_Work order_
Repeat exactly the lines from the line containing "128 - 42$, if" through the last line of the records below, inclusive, and nothing else.

Dataset entries
□ □ □ □

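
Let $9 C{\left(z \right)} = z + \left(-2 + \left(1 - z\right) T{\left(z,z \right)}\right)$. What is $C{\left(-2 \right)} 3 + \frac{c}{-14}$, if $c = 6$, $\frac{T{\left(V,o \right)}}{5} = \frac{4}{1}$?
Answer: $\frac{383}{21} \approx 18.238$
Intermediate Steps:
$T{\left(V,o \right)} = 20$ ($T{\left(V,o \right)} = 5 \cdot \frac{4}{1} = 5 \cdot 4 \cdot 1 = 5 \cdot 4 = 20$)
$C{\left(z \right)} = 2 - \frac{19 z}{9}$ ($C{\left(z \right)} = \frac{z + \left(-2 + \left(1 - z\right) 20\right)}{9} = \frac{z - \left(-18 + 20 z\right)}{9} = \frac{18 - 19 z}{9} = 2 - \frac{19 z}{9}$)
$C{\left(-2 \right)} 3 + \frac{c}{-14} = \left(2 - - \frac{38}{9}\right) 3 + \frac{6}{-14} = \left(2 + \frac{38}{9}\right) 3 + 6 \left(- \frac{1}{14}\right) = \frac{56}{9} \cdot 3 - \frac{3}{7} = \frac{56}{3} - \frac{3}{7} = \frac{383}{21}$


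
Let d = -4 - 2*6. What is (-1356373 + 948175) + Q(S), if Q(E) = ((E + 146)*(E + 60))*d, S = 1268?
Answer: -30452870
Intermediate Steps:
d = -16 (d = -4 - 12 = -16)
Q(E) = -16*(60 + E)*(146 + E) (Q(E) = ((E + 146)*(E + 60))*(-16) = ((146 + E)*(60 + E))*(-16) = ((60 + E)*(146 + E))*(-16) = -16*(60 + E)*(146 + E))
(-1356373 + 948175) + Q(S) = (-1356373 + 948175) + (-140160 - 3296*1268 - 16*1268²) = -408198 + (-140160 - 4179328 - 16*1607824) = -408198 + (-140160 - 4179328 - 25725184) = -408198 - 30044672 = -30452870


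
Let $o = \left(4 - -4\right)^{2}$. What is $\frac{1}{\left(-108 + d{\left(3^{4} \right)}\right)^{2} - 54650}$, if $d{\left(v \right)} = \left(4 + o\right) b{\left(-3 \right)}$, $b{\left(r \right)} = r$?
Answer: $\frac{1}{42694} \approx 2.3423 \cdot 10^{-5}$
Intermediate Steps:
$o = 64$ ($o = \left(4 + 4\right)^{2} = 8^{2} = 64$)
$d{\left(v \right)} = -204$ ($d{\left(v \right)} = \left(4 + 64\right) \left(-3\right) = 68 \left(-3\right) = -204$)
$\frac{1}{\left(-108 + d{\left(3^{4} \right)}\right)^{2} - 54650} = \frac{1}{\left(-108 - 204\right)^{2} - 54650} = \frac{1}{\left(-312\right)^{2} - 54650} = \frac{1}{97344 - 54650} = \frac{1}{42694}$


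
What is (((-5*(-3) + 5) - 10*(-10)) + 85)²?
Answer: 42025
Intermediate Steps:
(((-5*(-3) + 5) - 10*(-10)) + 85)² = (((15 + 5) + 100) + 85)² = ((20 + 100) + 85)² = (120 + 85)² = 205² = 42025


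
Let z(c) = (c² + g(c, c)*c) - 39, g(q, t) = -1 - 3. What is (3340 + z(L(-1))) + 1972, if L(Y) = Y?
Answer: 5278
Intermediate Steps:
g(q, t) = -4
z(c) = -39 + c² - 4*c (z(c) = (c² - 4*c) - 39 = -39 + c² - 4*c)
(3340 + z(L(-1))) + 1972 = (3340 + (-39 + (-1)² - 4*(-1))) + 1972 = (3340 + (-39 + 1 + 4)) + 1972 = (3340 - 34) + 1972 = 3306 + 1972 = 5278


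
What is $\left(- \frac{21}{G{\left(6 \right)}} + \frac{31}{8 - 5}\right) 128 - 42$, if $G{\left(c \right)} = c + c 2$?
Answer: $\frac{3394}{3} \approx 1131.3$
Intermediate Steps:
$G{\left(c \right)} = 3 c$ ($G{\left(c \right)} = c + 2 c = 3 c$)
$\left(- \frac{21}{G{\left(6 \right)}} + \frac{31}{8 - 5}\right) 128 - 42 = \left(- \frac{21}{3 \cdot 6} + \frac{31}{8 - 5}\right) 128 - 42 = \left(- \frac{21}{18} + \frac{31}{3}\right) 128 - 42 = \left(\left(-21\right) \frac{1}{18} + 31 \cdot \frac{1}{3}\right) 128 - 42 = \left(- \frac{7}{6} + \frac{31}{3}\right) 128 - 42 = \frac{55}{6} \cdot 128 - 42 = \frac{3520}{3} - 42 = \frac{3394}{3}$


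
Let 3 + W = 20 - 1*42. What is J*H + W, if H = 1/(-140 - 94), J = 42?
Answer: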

□ □ □ □

_Result of the exercise_
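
What is $\left(- \frac{21}{G{\left(6 \right)}} + \frac{31}{8 - 5}\right) 128 - 42$, if $G{\left(c \right)} = c + c 2$?
Answer: $\frac{3394}{3} \approx 1131.3$
Intermediate Steps:
$G{\left(c \right)} = 3 c$ ($G{\left(c \right)} = c + 2 c = 3 c$)
$\left(- \frac{21}{G{\left(6 \right)}} + \frac{31}{8 - 5}\right) 128 - 42 = \left(- \frac{21}{3 \cdot 6} + \frac{31}{8 - 5}\right) 128 - 42 = \left(- \frac{21}{18} + \frac{31}{3}\right) 128 - 42 = \left(\left(-21\right) \frac{1}{18} + 31 \cdot \frac{1}{3}\right) 128 - 42 = \left(- \frac{7}{6} + \frac{31}{3}\right) 128 - 42 = \frac{55}{6} \cdot 128 - 42 = \frac{3520}{3} - 42 = \frac{3394}{3}$


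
Let 3 + W = 20 - 1*42. What is J*H + W, if H = 1/(-140 - 94), J = 42?
Answer: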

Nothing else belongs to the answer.